Stored items
........

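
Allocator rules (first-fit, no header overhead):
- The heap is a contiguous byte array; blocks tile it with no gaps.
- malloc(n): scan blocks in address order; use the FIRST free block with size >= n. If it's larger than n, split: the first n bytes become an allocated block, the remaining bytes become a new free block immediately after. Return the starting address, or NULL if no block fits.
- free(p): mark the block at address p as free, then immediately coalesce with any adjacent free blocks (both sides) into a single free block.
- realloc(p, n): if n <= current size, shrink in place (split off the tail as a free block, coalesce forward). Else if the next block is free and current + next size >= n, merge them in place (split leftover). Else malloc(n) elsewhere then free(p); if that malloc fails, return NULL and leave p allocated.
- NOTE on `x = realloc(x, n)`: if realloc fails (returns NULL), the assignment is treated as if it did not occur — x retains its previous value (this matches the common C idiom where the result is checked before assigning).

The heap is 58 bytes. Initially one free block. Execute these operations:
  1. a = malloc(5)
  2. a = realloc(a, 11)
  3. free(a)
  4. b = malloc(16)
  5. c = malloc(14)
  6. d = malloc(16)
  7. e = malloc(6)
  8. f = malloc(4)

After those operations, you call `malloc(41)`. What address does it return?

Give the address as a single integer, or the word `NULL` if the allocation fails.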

........

* The task *
What you return should match every line above exactly.

* Completed exercise *
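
Allocator rules (first-fit, no header overhead):
- The heap is a contiguous byte array; blocks tile it with no gaps.
- malloc(n): scan blocks in address order; use the FIRST free block with size >= n. If it's larger than n, split: the first n bytes become an allocated block, the remaining bytes become a new free block immediately after. Return the starting address, or NULL if no block fits.
- free(p): mark the block at address p as free, then immediately coalesce with any adjacent free blocks (both sides) into a single free block.
- realloc(p, n): if n <= current size, shrink in place (split off the tail as a free block, coalesce forward). Else if the next block is free and current + next size >= n, merge them in place (split leftover). Else malloc(n) elsewhere then free(p); if that malloc fails, return NULL and leave p allocated.
- NOTE on `x = realloc(x, n)`: if realloc fails (returns NULL), the assignment is treated as if it did not occur — x retains its previous value (this matches the common C idiom where the result is checked before assigning).

The heap is 58 bytes. Initially one free block. Execute these operations:
  1. a = malloc(5)
  2. a = realloc(a, 11)
  3. free(a)
  4. b = malloc(16)
  5. c = malloc(14)
  6. d = malloc(16)
  7. e = malloc(6)
  8. f = malloc(4)

After those operations, you call `malloc(41)`. What address does it return?

Give the address as a single integer, or the word `NULL` if the allocation fails.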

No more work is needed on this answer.